Your goal:
Please print the records below word for word.

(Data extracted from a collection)
──────────────────────────────

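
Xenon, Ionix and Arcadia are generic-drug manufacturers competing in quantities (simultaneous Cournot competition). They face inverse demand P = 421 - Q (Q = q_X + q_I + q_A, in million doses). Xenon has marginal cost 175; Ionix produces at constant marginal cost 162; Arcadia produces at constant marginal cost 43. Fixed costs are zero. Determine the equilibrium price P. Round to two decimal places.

200.25

Xenon's profit: π_X = (421 - Q)q_X - (175q_X). Setting ∂π_X/∂q_X = 0: 246 - 2q_X - (q_I + q_A) = 0.
Ionix's profit: π_I = (421 - Q)q_I - (162q_I). Setting ∂π_I/∂q_I = 0: 259 - 2q_I - (q_X + q_A) = 0.
Arcadia's profit: π_A = (421 - Q)q_A - (43q_A). Setting ∂π_A/∂q_A = 0: 378 - 2q_A - (q_X + q_I) = 0.
Summing all 3 equations gives 883 − 4Q = 0, hence Q = 883/4.
Back-substituting: q_X = (246 − 883/4) = 101/4, q_I = (259 − 883/4) = 153/4, q_A = (378 − 883/4) = 629/4.
Total output Q = 883/4, so price P = 421 - 883/4 = 801/4.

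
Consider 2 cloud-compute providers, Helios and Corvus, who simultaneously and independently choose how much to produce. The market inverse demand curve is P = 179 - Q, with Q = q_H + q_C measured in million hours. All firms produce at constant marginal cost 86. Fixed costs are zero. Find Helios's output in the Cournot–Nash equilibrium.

31

A representative firm's profit is π_i = q_i(179 - Q) - 86q_i.
First-order condition (treating rivals' output as given): 93 - 2q_i - q_j = 0.
By symmetry each firm produces the same amount; substituting q_j = q_i yields q_i = 93/3 = 31.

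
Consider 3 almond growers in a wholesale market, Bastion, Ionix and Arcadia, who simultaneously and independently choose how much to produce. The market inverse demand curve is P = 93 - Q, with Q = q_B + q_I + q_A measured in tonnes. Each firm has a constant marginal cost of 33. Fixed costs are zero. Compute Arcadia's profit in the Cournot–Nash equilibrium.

225

A representative firm's profit is π_i = q_i(93 - Q) - 33q_i.
Setting ∂π_i/∂q_i = 0 with rivals' quantities fixed: 60 - 2q_i - Σ_{j≠i} q_j = 0.
By symmetry each firm produces the same amount; substituting Σ_{j≠i} q_j = 2q_i yields q_i = 60/4 = 15.
Price P = 93 - 45 = 48.
Arcadia's profit: (48 - 33)·15 = 225.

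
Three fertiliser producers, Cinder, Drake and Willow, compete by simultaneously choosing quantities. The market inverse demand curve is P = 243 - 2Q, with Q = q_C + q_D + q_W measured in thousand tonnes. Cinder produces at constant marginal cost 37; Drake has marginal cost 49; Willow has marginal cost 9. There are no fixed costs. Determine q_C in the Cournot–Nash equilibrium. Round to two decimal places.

23.75

Cinder's profit: π_C = (243 - 2Q)q_C - (37q_C). Setting ∂π_C/∂q_C = 0: 206 - 4q_C - 2(q_D + q_W) = 0.
Drake's profit: π_D = (243 - 2Q)q_D - (49q_D). Setting ∂π_D/∂q_D = 0: 194 - 4q_D - 2(q_C + q_W) = 0.
Willow's first-order condition: 234 - 4q_W - 2(q_C + q_D) = 0.
Adding the 3 conditions: 634 − 4Q − 4Q = 0, i.e. Q = 317/4.
Back-substituting: q_C = (206 − 317/2)/2 = 95/4, q_D = (194 − 317/2)/2 = 71/4, q_W = (234 − 317/2)/2 = 151/4.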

──────────────────────────────

Solution below:
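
Xenon, Ionix and Arcadia are generic-drug manufacturers competing in quantities (simultaneous Cournot competition). They face inverse demand P = 421 - Q (Q = q_X + q_I + q_A, in million doses). Xenon has marginal cost 175; Ionix produces at constant marginal cost 162; Arcadia produces at constant marginal cost 43. Fixed costs are zero. Determine the equilibrium price P. Round to two decimal places.

200.25

Xenon's profit: π_X = (421 - Q)q_X - (175q_X). Setting ∂π_X/∂q_X = 0: 246 - 2q_X - (q_I + q_A) = 0.
Ionix's profit: π_I = (421 - Q)q_I - (162q_I). Setting ∂π_I/∂q_I = 0: 259 - 2q_I - (q_X + q_A) = 0.
Arcadia's profit: π_A = (421 - Q)q_A - (43q_A). Setting ∂π_A/∂q_A = 0: 378 - 2q_A - (q_X + q_I) = 0.
Summing all 3 equations gives 883 − 4Q = 0, hence Q = 883/4.
Back-substituting: q_X = (246 − 883/4) = 101/4, q_I = (259 − 883/4) = 153/4, q_A = (378 − 883/4) = 629/4.
Total output Q = 883/4, so price P = 421 - 883/4 = 801/4.

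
Consider 2 cloud-compute providers, Helios and Corvus, who simultaneously and independently choose how much to produce. The market inverse demand curve is P = 179 - Q, with Q = q_H + q_C measured in million hours. All firms produce at constant marginal cost 86. Fixed costs are zero. Find Helios's output in the Cournot–Nash equilibrium.

31

A representative firm's profit is π_i = q_i(179 - Q) - 86q_i.
First-order condition (treating rivals' output as given): 93 - 2q_i - q_j = 0.
By symmetry each firm produces the same amount; substituting q_j = q_i yields q_i = 93/3 = 31.

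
Consider 3 almond growers in a wholesale market, Bastion, Ionix and Arcadia, who simultaneously and independently choose how much to produce. The market inverse demand curve is P = 93 - Q, with Q = q_B + q_I + q_A measured in tonnes. Each firm has a constant marginal cost of 33. Fixed costs are zero. Compute Arcadia's profit in the Cournot–Nash equilibrium.

225

A representative firm's profit is π_i = q_i(93 - Q) - 33q_i.
Setting ∂π_i/∂q_i = 0 with rivals' quantities fixed: 60 - 2q_i - Σ_{j≠i} q_j = 0.
By symmetry each firm produces the same amount; substituting Σ_{j≠i} q_j = 2q_i yields q_i = 60/4 = 15.
Price P = 93 - 45 = 48.
Arcadia's profit: (48 - 33)·15 = 225.

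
Three fertiliser producers, Cinder, Drake and Willow, compete by simultaneously choosing quantities. The market inverse demand curve is P = 243 - 2Q, with Q = q_C + q_D + q_W measured in thousand tonnes. Cinder produces at constant marginal cost 37; Drake has marginal cost 49; Willow has marginal cost 9. There are no fixed costs. Determine q_C in the Cournot–Nash equilibrium. Round to two decimal places.

23.75

Cinder's profit: π_C = (243 - 2Q)q_C - (37q_C). Setting ∂π_C/∂q_C = 0: 206 - 4q_C - 2(q_D + q_W) = 0.
Drake's profit: π_D = (243 - 2Q)q_D - (49q_D). Setting ∂π_D/∂q_D = 0: 194 - 4q_D - 2(q_C + q_W) = 0.
Willow's first-order condition: 234 - 4q_W - 2(q_C + q_D) = 0.
Adding the 3 conditions: 634 − 4Q − 4Q = 0, i.e. Q = 317/4.
Back-substituting: q_C = (206 − 317/2)/2 = 95/4, q_D = (194 − 317/2)/2 = 71/4, q_W = (234 − 317/2)/2 = 151/4.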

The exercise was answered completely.